▶ **Stored data**
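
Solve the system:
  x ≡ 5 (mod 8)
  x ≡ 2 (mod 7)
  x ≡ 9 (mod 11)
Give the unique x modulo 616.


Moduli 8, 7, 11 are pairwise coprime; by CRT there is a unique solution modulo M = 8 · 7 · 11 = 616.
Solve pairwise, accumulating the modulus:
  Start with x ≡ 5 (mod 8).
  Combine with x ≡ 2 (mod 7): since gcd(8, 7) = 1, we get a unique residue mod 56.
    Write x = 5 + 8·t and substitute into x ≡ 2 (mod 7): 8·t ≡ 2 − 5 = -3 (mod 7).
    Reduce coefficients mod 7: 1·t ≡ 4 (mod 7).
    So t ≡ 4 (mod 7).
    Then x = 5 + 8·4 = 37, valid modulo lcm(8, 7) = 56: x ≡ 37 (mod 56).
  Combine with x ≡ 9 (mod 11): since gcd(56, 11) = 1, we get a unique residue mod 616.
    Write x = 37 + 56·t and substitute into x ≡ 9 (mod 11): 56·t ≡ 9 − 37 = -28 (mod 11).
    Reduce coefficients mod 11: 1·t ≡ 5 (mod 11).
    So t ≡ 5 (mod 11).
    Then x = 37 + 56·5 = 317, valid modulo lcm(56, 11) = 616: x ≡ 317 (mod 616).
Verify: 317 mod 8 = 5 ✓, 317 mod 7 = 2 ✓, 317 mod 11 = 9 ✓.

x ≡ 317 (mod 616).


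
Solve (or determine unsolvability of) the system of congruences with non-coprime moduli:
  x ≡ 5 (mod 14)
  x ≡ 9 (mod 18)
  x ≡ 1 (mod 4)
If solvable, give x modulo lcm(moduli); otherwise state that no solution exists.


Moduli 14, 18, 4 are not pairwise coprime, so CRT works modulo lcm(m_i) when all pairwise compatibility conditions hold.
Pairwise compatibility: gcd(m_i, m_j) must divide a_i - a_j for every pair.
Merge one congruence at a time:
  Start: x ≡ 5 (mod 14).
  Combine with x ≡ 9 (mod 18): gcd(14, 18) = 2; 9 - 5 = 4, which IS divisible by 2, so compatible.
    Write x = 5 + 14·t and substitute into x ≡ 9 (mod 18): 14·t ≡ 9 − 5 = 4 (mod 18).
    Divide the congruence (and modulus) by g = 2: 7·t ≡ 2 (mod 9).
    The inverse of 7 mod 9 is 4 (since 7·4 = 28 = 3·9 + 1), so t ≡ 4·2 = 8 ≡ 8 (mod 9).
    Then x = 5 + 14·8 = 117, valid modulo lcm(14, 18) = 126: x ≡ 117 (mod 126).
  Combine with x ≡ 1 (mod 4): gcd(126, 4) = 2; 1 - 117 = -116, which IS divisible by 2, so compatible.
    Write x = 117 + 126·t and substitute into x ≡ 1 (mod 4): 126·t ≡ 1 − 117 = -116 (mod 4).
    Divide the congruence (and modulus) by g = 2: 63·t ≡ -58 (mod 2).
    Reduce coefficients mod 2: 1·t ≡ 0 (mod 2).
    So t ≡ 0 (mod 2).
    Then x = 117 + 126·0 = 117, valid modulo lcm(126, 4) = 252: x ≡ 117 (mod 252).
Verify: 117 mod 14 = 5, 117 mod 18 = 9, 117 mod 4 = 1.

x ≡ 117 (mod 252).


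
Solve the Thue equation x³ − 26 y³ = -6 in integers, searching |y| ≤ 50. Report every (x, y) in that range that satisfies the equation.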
---
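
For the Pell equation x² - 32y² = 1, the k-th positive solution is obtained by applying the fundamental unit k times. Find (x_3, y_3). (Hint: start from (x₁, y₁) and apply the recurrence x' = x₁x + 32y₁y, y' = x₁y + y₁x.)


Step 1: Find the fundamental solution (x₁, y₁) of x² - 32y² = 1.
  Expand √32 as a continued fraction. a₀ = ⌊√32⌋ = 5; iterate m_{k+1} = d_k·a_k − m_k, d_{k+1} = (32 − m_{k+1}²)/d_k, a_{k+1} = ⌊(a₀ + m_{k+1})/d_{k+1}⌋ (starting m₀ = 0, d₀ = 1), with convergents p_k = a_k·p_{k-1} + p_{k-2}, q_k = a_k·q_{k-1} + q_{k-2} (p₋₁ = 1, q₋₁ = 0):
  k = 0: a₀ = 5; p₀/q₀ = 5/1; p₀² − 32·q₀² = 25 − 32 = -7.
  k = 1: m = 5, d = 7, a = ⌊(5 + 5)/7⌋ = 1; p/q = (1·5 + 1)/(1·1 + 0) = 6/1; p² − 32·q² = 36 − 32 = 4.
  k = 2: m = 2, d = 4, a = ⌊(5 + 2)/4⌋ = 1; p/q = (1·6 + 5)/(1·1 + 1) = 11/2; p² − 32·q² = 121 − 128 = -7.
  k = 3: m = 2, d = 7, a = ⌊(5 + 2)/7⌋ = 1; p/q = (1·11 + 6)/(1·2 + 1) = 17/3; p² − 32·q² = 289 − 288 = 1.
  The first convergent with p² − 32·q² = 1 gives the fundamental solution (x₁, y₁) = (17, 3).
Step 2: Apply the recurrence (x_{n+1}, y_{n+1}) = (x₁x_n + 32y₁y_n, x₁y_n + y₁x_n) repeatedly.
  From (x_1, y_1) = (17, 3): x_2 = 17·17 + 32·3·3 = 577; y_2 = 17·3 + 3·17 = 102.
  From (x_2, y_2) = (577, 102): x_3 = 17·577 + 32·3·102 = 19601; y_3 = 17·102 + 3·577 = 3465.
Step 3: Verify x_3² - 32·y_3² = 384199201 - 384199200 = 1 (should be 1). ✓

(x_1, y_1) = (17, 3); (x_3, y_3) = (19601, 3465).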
--
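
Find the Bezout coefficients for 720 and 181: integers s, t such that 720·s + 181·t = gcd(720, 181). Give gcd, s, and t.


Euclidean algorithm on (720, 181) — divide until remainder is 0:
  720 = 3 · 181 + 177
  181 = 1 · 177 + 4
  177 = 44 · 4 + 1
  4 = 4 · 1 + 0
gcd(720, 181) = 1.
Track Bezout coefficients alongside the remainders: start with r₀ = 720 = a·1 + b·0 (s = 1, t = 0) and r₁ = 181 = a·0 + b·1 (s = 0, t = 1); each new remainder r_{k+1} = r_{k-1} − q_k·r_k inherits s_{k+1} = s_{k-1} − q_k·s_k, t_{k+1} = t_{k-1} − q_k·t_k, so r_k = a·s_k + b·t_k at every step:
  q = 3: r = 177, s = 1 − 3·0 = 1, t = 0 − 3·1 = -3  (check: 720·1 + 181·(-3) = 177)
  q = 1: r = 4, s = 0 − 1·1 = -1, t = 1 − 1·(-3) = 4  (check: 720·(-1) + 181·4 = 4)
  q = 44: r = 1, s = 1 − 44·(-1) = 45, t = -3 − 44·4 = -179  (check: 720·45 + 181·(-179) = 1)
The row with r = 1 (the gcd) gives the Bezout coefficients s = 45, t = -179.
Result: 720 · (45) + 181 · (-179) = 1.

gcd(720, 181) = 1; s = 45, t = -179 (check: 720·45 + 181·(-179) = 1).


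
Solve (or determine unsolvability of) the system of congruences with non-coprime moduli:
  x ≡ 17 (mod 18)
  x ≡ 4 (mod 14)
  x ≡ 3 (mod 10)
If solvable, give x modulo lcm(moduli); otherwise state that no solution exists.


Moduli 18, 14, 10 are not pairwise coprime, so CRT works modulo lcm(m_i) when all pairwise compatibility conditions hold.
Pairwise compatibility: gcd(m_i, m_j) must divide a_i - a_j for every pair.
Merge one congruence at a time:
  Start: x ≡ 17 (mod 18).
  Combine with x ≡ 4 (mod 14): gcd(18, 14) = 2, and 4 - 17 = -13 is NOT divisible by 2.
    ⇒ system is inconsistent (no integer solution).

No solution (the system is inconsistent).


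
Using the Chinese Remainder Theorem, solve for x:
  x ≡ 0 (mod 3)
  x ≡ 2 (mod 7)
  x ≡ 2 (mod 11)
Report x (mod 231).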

▶ **What the exercise asks**
Which lines of the data contain the string "Report"? Copy each one.

▶ **Exercise output**
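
Solve the Thue equation x³ − 26 y³ = -6 in integers, searching |y| ≤ 50. Report every (x, y) in that range that satisfies the equation.
Report x (mod 231).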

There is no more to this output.